--- What to produce ---
All of the data must be returned exactly as given.

**** Listed records

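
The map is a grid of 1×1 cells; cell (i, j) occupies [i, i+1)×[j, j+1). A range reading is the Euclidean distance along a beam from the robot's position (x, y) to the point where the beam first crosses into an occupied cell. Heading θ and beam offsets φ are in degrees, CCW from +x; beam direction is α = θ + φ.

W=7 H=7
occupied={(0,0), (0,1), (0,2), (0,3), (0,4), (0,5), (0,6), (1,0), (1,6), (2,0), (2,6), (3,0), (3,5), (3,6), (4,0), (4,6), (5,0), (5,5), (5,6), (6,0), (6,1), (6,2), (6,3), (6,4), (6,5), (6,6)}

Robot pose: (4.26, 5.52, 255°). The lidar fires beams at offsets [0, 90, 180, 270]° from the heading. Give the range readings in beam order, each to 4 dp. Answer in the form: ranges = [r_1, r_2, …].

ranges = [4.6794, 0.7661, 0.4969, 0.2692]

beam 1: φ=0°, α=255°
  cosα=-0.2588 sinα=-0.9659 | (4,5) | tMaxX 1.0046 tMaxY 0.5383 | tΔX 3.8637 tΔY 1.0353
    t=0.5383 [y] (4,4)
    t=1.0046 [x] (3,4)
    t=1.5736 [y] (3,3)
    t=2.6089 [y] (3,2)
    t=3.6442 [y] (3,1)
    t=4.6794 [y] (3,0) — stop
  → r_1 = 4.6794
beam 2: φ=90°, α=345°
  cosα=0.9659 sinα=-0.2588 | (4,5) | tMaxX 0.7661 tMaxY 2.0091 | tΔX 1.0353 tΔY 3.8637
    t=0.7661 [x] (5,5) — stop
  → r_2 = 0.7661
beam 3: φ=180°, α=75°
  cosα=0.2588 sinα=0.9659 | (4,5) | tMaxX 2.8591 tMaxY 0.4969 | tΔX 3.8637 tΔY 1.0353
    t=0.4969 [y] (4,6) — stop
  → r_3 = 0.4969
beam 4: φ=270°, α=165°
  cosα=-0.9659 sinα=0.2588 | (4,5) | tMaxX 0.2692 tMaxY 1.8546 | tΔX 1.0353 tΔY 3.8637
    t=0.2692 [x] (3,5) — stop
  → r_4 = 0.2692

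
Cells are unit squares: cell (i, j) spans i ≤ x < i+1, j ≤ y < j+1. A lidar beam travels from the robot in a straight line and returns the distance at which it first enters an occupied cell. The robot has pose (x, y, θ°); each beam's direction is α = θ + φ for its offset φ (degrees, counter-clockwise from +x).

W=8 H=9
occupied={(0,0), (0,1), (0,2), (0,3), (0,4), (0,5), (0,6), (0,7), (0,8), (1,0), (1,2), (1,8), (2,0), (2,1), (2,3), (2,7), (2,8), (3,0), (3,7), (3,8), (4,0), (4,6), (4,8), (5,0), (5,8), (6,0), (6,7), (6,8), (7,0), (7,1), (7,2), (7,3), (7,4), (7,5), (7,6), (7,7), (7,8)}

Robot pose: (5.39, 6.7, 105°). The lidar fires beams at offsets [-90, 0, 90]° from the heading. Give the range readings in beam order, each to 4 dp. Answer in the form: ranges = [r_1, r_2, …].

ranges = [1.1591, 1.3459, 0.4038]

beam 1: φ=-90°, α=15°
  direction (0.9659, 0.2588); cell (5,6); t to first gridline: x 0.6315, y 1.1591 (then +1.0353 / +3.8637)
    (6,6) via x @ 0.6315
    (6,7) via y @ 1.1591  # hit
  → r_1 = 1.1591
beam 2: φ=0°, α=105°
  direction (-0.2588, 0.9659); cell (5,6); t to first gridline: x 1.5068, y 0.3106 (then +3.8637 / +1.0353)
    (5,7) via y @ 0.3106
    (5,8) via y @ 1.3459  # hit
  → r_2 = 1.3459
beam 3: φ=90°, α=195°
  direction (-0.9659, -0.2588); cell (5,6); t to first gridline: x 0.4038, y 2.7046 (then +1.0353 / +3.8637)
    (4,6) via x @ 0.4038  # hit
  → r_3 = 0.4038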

********

--- Result of the task ---
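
The map is a grid of 1×1 cells; cell (i, j) occupies [i, i+1)×[j, j+1). A range reading is the Euclidean distance along a beam from the robot's position (x, y) to the point where the beam first crosses into an occupied cell. Heading θ and beam offsets φ are in degrees, CCW from +x; beam direction is α = θ + φ.

W=7 H=7
occupied={(0,0), (0,1), (0,2), (0,3), (0,4), (0,5), (0,6), (1,0), (1,6), (2,0), (2,6), (3,0), (3,5), (3,6), (4,0), (4,6), (5,0), (5,5), (5,6), (6,0), (6,1), (6,2), (6,3), (6,4), (6,5), (6,6)}

Robot pose: (4.26, 5.52, 255°). The lidar fires beams at offsets [0, 90, 180, 270]° from the heading. Give the range readings in beam order, each to 4 dp. Answer in the form: ranges = [r_1, r_2, …].

ranges = [4.6794, 0.7661, 0.4969, 0.2692]

beam 1: φ=0°, α=255°
  cosα=-0.2588 sinα=-0.9659 | (4,5) | tMaxX 1.0046 tMaxY 0.5383 | tΔX 3.8637 tΔY 1.0353
    t=0.5383 [y] (4,4)
    t=1.0046 [x] (3,4)
    t=1.5736 [y] (3,3)
    t=2.6089 [y] (3,2)
    t=3.6442 [y] (3,1)
    t=4.6794 [y] (3,0) — stop
  → r_1 = 4.6794
beam 2: φ=90°, α=345°
  cosα=0.9659 sinα=-0.2588 | (4,5) | tMaxX 0.7661 tMaxY 2.0091 | tΔX 1.0353 tΔY 3.8637
    t=0.7661 [x] (5,5) — stop
  → r_2 = 0.7661
beam 3: φ=180°, α=75°
  cosα=0.2588 sinα=0.9659 | (4,5) | tMaxX 2.8591 tMaxY 0.4969 | tΔX 3.8637 tΔY 1.0353
    t=0.4969 [y] (4,6) — stop
  → r_3 = 0.4969
beam 4: φ=270°, α=165°
  cosα=-0.9659 sinα=0.2588 | (4,5) | tMaxX 0.2692 tMaxY 1.8546 | tΔX 1.0353 tΔY 3.8637
    t=0.2692 [x] (3,5) — stop
  → r_4 = 0.2692

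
Cells are unit squares: cell (i, j) spans i ≤ x < i+1, j ≤ y < j+1. A lidar beam travels from the robot in a straight line and returns the distance at which it first enters an occupied cell. The robot has pose (x, y, θ°); each beam's direction is α = θ + φ for its offset φ (degrees, counter-clockwise from +x).

W=8 H=9
occupied={(0,0), (0,1), (0,2), (0,3), (0,4), (0,5), (0,6), (0,7), (0,8), (1,0), (1,2), (1,8), (2,0), (2,1), (2,3), (2,7), (2,8), (3,0), (3,7), (3,8), (4,0), (4,6), (4,8), (5,0), (5,8), (6,0), (6,7), (6,8), (7,0), (7,1), (7,2), (7,3), (7,4), (7,5), (7,6), (7,7), (7,8)}

Robot pose: (5.39, 6.7, 105°). The lidar fires beams at offsets [-90, 0, 90]° from the heading. Give the range readings in beam order, each to 4 dp. Answer in the form: ranges = [r_1, r_2, …].

ranges = [1.1591, 1.3459, 0.4038]

beam 1: φ=-90°, α=15°
  direction (0.9659, 0.2588); cell (5,6); t to first gridline: x 0.6315, y 1.1591 (then +1.0353 / +3.8637)
    (6,6) via x @ 0.6315
    (6,7) via y @ 1.1591  # hit
  → r_1 = 1.1591
beam 2: φ=0°, α=105°
  direction (-0.2588, 0.9659); cell (5,6); t to first gridline: x 1.5068, y 0.3106 (then +3.8637 / +1.0353)
    (5,7) via y @ 0.3106
    (5,8) via y @ 1.3459  # hit
  → r_2 = 1.3459
beam 3: φ=90°, α=195°
  direction (-0.9659, -0.2588); cell (5,6); t to first gridline: x 0.4038, y 2.7046 (then +1.0353 / +3.8637)
    (4,6) via x @ 0.4038  # hit
  → r_3 = 0.4038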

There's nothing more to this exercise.